■ TASK DIRECTIONS ■
Copy out exactly the stretch of the listing below that begins at the line containing "A motor insurance" and ends at the line containing "Compute the prospective", and copy nothing outside it.

■ DATA FOR THIS EXERCISE ■
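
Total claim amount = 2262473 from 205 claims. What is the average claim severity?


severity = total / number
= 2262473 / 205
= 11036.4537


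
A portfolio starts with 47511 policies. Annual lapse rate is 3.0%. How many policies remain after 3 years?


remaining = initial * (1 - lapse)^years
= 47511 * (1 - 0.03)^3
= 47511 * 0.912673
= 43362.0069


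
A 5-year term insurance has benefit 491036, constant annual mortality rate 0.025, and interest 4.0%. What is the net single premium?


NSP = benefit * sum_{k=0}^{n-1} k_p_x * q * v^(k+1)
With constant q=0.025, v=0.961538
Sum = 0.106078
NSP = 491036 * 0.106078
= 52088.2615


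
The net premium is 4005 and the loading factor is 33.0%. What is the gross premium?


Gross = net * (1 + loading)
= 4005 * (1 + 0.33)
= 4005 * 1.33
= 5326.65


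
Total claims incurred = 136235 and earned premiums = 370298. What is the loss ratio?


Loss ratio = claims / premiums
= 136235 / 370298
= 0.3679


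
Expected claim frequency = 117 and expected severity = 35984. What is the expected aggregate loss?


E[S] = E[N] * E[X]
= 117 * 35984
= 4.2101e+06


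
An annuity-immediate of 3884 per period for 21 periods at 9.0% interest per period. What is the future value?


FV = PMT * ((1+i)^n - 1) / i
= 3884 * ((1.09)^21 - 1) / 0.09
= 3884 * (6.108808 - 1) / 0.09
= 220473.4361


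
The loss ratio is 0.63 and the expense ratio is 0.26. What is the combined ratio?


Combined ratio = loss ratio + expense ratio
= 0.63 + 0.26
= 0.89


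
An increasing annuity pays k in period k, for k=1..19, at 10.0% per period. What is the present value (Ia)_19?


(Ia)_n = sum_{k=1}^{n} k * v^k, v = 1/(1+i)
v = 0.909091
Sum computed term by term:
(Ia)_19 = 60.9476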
--
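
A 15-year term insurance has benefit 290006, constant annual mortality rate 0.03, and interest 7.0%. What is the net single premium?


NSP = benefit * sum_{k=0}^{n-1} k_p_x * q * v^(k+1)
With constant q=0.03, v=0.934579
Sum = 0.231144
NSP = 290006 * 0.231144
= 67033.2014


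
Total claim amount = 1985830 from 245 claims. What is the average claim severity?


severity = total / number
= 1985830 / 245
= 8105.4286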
--
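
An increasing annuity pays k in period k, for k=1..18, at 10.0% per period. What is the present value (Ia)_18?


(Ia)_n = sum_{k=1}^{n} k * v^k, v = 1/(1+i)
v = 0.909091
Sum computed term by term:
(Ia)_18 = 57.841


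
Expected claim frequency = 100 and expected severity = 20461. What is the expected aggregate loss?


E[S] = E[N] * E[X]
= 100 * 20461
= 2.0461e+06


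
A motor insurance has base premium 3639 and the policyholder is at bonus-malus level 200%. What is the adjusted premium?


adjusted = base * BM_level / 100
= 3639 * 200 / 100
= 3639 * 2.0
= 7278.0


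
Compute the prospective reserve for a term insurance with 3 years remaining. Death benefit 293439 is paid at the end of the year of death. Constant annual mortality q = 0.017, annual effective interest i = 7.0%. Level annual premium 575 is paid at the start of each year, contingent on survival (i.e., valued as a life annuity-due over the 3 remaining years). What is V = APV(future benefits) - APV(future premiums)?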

■ REPLY TO THE EXERCISE ■
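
A motor insurance has base premium 3639 and the policyholder is at bonus-malus level 200%. What is the adjusted premium?


adjusted = base * BM_level / 100
= 3639 * 200 / 100
= 3639 * 2.0
= 7278.0


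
Compute the prospective reserve for a term insurance with 3 years remaining. Death benefit 293439 is paid at the end of the year of death. Constant annual mortality q = 0.017, annual effective interest i = 7.0%. Level annual premium 575 is paid at the start of each year, contingent on survival (i.e., valued as a life annuity-due over the 3 remaining years). What is V = APV(future benefits) - APV(future premiums)?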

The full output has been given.